* _Problem to work on_:
Each line below should be set down again unchanged.
#####
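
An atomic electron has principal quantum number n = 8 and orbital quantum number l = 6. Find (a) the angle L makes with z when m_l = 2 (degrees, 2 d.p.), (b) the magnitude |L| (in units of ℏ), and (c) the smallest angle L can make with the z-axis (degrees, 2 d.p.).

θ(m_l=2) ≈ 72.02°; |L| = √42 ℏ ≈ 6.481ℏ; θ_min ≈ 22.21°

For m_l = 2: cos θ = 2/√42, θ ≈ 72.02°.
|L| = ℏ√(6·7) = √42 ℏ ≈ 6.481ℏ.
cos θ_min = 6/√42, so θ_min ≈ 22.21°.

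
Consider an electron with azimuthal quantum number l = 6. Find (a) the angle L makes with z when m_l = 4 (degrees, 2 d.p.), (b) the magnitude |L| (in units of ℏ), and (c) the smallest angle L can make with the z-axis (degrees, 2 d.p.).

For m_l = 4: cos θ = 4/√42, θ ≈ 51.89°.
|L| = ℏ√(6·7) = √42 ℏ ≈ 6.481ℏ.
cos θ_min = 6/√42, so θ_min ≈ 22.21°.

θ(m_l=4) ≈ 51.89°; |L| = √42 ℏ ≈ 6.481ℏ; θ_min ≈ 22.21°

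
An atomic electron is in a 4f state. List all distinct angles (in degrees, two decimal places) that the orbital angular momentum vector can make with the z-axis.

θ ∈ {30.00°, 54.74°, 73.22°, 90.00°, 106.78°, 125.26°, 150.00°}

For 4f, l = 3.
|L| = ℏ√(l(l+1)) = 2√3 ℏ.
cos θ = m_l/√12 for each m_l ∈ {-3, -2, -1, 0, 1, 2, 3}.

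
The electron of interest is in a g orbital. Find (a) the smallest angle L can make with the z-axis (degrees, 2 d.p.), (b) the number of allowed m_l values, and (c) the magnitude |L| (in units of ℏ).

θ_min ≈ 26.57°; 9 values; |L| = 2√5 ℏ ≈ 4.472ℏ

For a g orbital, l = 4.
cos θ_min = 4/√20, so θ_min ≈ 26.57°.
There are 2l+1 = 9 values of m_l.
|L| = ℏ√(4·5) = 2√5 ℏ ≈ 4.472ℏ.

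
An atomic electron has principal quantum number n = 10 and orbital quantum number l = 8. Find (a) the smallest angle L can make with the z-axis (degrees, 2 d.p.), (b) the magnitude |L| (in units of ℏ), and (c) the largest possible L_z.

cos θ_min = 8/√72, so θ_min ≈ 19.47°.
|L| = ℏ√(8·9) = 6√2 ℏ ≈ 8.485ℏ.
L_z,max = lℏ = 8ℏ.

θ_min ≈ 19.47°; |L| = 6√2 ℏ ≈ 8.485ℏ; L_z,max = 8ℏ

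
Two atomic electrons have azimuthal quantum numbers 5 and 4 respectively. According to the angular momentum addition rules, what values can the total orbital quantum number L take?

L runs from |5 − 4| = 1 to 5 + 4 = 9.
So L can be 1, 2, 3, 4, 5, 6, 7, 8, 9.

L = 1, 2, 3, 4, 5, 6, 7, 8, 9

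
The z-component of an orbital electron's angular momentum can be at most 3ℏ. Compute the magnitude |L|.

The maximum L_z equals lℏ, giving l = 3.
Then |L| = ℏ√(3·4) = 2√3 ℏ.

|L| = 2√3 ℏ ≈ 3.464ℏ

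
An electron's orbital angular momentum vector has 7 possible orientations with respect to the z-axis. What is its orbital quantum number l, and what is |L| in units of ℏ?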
#####
* _Solution to this exercise_:
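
An atomic electron has principal quantum number n = 8 and orbital quantum number l = 6. Find (a) the angle L makes with z when m_l = 2 (degrees, 2 d.p.), (b) the magnitude |L| (in units of ℏ), and (c) the smallest angle L can make with the z-axis (degrees, 2 d.p.).

θ(m_l=2) ≈ 72.02°; |L| = √42 ℏ ≈ 6.481ℏ; θ_min ≈ 22.21°

For m_l = 2: cos θ = 2/√42, θ ≈ 72.02°.
|L| = ℏ√(6·7) = √42 ℏ ≈ 6.481ℏ.
cos θ_min = 6/√42, so θ_min ≈ 22.21°.

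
Consider an electron with azimuthal quantum number l = 6. Find (a) the angle L makes with z when m_l = 4 (degrees, 2 d.p.), (b) the magnitude |L| (in units of ℏ), and (c) the smallest angle L can make with the z-axis (degrees, 2 d.p.).

For m_l = 4: cos θ = 4/√42, θ ≈ 51.89°.
|L| = ℏ√(6·7) = √42 ℏ ≈ 6.481ℏ.
cos θ_min = 6/√42, so θ_min ≈ 22.21°.

θ(m_l=4) ≈ 51.89°; |L| = √42 ℏ ≈ 6.481ℏ; θ_min ≈ 22.21°

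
An atomic electron is in a 4f state. List all distinct angles (in degrees, two decimal places) that the orbital angular momentum vector can make with the z-axis.

θ ∈ {30.00°, 54.74°, 73.22°, 90.00°, 106.78°, 125.26°, 150.00°}

For 4f, l = 3.
|L| = ℏ√(l(l+1)) = 2√3 ℏ.
cos θ = m_l/√12 for each m_l ∈ {-3, -2, -1, 0, 1, 2, 3}.

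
The electron of interest is in a g orbital. Find (a) the smallest angle L can make with the z-axis (degrees, 2 d.p.), (b) the number of allowed m_l values, and (c) the magnitude |L| (in units of ℏ).

θ_min ≈ 26.57°; 9 values; |L| = 2√5 ℏ ≈ 4.472ℏ

For a g orbital, l = 4.
cos θ_min = 4/√20, so θ_min ≈ 26.57°.
There are 2l+1 = 9 values of m_l.
|L| = ℏ√(4·5) = 2√5 ℏ ≈ 4.472ℏ.

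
An atomic electron has principal quantum number n = 10 and orbital quantum number l = 8. Find (a) the smallest angle L can make with the z-axis (degrees, 2 d.p.), (b) the magnitude |L| (in units of ℏ), and (c) the largest possible L_z.

cos θ_min = 8/√72, so θ_min ≈ 19.47°.
|L| = ℏ√(8·9) = 6√2 ℏ ≈ 8.485ℏ.
L_z,max = lℏ = 8ℏ.

θ_min ≈ 19.47°; |L| = 6√2 ℏ ≈ 8.485ℏ; L_z,max = 8ℏ

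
Two atomic electrons have azimuthal quantum numbers 5 and 4 respectively. According to the angular momentum addition rules, what values can the total orbital quantum number L take?

L runs from |5 − 4| = 1 to 5 + 4 = 9.
So L can be 1, 2, 3, 4, 5, 6, 7, 8, 9.

L = 1, 2, 3, 4, 5, 6, 7, 8, 9

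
The z-component of an orbital electron's angular momentum can be at most 3ℏ. Compute the magnitude |L|.

The maximum L_z equals lℏ, giving l = 3.
Then |L| = ℏ√(3·4) = 2√3 ℏ.

|L| = 2√3 ℏ ≈ 3.464ℏ

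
An electron's orbital angular momentum vector has 7 possible orientations with respect to the z-axis. What is its orbital quantum number l, and what is |L| in units of ℏ?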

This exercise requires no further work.